## SUPPLIED DATA:
=== Begin Enclosure ===

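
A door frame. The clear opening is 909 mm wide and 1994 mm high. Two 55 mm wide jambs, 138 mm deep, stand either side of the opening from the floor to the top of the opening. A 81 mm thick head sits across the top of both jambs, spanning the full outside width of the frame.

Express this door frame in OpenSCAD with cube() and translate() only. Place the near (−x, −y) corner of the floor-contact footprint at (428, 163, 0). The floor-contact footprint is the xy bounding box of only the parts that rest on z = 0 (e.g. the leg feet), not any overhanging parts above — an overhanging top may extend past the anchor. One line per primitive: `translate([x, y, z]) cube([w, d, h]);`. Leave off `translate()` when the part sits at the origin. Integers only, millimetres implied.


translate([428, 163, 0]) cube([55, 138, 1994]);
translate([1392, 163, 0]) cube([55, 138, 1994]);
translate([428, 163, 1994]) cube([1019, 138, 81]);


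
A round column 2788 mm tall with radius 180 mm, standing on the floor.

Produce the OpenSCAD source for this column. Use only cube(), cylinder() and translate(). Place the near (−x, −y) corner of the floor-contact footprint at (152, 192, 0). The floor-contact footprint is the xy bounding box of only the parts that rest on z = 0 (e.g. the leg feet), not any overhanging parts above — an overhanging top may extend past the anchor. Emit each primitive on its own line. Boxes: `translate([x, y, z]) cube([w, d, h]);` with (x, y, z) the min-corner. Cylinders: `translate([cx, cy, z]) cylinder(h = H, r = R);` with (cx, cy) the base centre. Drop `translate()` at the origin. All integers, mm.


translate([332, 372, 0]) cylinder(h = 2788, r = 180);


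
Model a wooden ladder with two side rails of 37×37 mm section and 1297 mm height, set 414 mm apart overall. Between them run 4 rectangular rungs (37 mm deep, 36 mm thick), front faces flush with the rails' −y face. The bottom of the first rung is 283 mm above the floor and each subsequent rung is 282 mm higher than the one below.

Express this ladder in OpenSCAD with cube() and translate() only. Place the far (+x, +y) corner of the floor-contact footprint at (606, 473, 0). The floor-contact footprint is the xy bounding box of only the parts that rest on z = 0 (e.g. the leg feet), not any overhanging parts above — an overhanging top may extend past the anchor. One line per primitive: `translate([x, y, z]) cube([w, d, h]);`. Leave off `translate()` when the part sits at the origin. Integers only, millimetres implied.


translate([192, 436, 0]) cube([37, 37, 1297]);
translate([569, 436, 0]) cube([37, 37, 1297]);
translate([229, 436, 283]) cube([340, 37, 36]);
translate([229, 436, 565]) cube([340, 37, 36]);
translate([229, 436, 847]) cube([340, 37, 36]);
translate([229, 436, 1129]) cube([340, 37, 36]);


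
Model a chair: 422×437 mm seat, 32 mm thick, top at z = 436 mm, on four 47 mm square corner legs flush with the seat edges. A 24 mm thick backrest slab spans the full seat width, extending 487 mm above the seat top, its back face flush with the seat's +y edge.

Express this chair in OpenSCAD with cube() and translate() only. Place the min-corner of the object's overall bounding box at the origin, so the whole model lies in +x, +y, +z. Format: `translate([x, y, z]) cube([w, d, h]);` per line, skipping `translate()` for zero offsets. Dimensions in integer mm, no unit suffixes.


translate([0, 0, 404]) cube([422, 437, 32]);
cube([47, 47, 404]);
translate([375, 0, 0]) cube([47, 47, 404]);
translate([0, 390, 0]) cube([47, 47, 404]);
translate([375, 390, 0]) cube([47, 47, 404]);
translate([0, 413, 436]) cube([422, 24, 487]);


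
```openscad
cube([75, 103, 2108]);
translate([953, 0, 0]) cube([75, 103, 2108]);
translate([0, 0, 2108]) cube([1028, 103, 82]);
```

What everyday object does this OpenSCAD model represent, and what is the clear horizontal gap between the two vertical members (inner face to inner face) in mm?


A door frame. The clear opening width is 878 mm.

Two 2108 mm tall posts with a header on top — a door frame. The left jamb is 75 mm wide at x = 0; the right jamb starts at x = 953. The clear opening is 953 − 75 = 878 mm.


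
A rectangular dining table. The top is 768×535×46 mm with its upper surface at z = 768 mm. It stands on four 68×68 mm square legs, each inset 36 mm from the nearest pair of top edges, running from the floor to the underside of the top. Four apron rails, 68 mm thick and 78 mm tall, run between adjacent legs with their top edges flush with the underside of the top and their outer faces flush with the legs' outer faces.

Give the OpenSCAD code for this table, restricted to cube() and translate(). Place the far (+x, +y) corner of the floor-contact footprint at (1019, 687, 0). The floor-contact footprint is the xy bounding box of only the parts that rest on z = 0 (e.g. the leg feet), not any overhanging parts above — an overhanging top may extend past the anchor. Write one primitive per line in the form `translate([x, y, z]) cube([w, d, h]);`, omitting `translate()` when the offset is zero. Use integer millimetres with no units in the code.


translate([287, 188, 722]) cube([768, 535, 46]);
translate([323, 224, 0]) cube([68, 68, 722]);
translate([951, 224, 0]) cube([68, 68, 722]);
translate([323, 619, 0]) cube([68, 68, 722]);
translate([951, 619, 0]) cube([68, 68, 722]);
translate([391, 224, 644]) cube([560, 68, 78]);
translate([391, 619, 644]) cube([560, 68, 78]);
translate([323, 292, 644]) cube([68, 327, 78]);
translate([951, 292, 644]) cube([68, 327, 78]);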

=== End Enclosure ===
=== Begin Enclosure ===

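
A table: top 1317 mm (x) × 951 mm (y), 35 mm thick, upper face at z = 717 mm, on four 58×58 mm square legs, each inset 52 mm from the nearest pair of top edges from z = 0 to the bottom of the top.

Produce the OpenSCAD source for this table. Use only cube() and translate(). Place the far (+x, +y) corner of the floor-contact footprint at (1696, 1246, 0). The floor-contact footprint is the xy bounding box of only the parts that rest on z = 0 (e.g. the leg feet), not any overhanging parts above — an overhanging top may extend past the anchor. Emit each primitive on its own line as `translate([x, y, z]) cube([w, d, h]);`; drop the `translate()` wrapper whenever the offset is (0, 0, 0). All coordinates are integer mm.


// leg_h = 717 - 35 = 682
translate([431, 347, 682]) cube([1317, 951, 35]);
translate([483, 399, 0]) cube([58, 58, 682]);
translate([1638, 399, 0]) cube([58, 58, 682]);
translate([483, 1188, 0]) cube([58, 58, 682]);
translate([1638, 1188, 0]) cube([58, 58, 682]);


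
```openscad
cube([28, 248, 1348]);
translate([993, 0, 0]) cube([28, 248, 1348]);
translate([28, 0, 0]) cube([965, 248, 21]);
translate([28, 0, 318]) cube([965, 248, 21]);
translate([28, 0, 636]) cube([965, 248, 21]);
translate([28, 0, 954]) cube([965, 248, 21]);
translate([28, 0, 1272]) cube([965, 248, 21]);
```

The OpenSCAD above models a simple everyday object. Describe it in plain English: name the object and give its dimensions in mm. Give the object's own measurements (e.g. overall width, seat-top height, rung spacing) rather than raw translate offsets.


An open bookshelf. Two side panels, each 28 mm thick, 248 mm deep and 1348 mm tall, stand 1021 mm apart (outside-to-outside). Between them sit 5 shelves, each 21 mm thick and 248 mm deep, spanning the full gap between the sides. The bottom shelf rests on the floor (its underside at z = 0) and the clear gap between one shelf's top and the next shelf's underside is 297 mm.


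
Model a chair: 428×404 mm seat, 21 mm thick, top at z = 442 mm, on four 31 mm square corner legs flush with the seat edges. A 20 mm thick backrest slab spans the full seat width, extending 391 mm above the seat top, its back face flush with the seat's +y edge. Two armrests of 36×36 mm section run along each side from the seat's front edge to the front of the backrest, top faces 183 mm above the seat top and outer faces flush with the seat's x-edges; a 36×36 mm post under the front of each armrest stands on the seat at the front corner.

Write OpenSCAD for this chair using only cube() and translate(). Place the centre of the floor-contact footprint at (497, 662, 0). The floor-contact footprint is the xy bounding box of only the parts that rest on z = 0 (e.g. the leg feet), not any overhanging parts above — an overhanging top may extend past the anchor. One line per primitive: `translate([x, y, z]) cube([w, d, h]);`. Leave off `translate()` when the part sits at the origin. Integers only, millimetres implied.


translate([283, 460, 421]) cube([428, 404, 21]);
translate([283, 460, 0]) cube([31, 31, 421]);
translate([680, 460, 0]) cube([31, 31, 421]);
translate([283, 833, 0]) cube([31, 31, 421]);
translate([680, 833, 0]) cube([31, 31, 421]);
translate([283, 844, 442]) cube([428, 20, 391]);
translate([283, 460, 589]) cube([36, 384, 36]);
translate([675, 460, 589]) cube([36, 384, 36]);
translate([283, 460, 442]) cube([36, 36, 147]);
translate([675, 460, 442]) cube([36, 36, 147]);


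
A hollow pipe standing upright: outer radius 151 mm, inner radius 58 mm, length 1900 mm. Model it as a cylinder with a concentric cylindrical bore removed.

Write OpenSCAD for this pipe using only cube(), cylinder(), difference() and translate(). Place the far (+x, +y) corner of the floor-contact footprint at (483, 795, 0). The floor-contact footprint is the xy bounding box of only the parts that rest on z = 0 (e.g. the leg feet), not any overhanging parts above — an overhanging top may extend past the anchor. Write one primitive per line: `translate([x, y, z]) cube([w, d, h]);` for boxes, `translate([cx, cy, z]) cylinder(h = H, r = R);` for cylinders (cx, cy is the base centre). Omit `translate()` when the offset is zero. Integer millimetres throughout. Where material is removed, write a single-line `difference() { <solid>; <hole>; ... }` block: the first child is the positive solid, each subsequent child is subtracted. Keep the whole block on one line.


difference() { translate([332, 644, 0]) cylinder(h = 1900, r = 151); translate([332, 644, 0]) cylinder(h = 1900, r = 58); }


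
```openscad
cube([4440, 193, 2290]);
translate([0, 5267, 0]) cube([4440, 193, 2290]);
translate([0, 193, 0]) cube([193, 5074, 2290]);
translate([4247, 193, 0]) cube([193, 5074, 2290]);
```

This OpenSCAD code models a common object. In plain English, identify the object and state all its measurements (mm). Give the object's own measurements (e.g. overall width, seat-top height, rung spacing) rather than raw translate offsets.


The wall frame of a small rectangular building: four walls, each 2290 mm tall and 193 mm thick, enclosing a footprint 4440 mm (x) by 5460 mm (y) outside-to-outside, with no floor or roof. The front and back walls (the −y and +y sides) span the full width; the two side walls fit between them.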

=== End Enclosure ===
=== Begin Enclosure ===

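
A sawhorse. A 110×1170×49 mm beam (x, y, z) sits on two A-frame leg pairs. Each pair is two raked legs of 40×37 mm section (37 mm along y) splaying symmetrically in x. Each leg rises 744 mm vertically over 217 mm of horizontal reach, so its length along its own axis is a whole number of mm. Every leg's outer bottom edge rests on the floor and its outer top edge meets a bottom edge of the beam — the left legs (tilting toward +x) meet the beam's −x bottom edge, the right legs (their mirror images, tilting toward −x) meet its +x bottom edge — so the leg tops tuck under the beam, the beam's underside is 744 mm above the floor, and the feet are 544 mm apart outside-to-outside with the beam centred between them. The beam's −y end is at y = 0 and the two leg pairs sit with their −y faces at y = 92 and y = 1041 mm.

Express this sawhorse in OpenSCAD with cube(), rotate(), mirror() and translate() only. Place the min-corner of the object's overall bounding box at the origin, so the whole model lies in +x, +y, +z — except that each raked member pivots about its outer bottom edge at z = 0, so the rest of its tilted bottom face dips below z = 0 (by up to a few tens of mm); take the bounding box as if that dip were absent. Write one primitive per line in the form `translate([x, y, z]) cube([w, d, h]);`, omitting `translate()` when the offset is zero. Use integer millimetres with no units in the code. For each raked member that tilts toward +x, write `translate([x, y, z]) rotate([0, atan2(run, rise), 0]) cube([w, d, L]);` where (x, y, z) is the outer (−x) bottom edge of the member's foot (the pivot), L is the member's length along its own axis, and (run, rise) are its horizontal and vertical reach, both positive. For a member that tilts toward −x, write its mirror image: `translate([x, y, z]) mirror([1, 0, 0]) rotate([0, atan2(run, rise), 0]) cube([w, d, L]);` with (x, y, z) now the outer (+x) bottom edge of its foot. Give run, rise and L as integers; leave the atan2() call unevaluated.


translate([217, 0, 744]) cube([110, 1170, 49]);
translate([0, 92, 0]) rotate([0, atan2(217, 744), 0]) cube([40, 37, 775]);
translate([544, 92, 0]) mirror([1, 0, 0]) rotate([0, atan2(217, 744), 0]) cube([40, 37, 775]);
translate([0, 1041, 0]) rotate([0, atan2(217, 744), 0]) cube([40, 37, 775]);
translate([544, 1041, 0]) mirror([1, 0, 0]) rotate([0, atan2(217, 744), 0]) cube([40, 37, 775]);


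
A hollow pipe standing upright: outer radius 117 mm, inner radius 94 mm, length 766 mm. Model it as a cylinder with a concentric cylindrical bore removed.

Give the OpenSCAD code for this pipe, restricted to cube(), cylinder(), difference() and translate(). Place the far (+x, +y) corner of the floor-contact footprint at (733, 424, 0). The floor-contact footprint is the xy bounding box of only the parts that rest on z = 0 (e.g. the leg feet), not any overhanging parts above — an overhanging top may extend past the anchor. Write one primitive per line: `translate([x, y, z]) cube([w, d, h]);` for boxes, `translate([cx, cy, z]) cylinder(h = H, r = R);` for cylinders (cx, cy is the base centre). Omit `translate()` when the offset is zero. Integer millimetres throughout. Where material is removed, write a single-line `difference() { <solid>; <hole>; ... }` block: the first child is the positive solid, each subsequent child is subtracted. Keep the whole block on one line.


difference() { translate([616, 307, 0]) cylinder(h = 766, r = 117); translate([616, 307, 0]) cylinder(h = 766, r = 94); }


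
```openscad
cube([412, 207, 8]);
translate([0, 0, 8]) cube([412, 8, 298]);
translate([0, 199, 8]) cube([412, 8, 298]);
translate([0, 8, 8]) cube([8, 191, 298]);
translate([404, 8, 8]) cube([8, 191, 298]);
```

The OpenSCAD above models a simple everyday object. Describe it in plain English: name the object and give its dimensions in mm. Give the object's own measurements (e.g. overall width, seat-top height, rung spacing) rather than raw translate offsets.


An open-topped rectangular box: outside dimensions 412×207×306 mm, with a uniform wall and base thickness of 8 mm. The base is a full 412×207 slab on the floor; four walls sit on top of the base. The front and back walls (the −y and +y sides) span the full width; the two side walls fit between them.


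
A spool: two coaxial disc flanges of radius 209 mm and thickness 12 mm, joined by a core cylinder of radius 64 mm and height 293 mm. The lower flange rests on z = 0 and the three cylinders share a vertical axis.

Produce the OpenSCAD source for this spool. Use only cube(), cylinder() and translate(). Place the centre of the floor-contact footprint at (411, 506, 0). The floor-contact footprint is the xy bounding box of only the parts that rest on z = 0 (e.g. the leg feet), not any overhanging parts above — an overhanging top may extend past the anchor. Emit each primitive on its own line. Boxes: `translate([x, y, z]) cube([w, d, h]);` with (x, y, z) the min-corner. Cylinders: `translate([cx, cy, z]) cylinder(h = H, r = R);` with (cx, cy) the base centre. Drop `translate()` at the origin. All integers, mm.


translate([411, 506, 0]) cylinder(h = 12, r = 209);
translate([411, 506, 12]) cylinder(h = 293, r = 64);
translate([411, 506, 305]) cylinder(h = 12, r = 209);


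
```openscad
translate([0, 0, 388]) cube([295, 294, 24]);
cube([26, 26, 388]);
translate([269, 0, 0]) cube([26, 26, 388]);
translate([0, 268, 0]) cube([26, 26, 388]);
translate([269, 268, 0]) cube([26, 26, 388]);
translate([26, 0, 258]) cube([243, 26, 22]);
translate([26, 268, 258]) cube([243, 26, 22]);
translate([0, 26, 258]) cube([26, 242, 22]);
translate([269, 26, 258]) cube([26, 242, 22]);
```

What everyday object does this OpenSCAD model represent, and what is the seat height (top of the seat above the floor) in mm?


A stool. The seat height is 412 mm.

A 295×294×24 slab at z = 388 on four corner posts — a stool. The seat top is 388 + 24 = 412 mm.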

=== End Enclosure ===

## TASK ITEM:
Go through the records and gather the lines that hold "rails".

## RESULT OF THIS EXERCISE:
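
Model a wooden ladder with two side rails of 37×37 mm section and 1297 mm height, set 414 mm apart overall. Between them run 4 rectangular rungs (37 mm deep, 36 mm thick), front faces flush with the rails' −y face. The bottom of the first rung is 283 mm above the floor and each subsequent rung is 282 mm higher than the one below.
A rectangular dining table. The top is 768×535×46 mm with its upper surface at z = 768 mm. It stands on four 68×68 mm square legs, each inset 36 mm from the nearest pair of top edges, running from the floor to the underside of the top. Four apron rails, 68 mm thick and 78 mm tall, run between adjacent legs with their top edges flush with the underside of the top and their outer faces flush with the legs' outer faces.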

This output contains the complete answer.